§ **Work instruction**: Every line of the data below must be given again exactly.

Stored items:
Content starts

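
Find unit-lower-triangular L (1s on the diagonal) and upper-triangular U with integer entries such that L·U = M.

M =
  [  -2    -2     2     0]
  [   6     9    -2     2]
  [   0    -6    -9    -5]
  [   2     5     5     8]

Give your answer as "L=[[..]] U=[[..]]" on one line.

L=[[1,0,0,0],[-3,1,0,0],[0,-2,1,0],[-1,1,-3,1]] U=[[-2,-2,2,0],[0,3,4,2],[0,0,-1,-1],[0,0,0,3]]

  R1 -= -3·R0 → [0,3,4,2]
  R2 -= 0·R0 → [0,-6,-9,-5]
  R3 -= -1·R0 → [0,3,7,8]
  R2 -= -2·R1 → [0,0,-1,-1]
  R3 -= 1·R1 → [0,0,3,6]
  R3 -= -3·R2 → [0,0,0,3]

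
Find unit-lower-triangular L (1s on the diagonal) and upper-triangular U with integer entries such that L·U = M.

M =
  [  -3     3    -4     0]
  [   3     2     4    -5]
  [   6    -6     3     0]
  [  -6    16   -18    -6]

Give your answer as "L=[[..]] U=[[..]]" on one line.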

Content ends

§ **Task response**:
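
Find unit-lower-triangular L (1s on the diagonal) and upper-triangular U with integer entries such that L·U = M.

M =
  [  -2    -2     2     0]
  [   6     9    -2     2]
  [   0    -6    -9    -5]
  [   2     5     5     8]

Give your answer as "L=[[..]] U=[[..]]" on one line.

L=[[1,0,0,0],[-3,1,0,0],[0,-2,1,0],[-1,1,-3,1]] U=[[-2,-2,2,0],[0,3,4,2],[0,0,-1,-1],[0,0,0,3]]

  R1 -= -3·R0 → [0,3,4,2]
  R2 -= 0·R0 → [0,-6,-9,-5]
  R3 -= -1·R0 → [0,3,7,8]
  R2 -= -2·R1 → [0,0,-1,-1]
  R3 -= 1·R1 → [0,0,3,6]
  R3 -= -3·R2 → [0,0,0,3]

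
Find unit-lower-triangular L (1s on the diagonal) and upper-triangular U with integer entries such that L·U = M.

M =
  [  -3     3    -4     0]
  [   3     2     4    -5]
  [   6    -6     3     0]
  [  -6    16   -18    -6]

Give your answer as "L=[[..]] U=[[..]]" on one line.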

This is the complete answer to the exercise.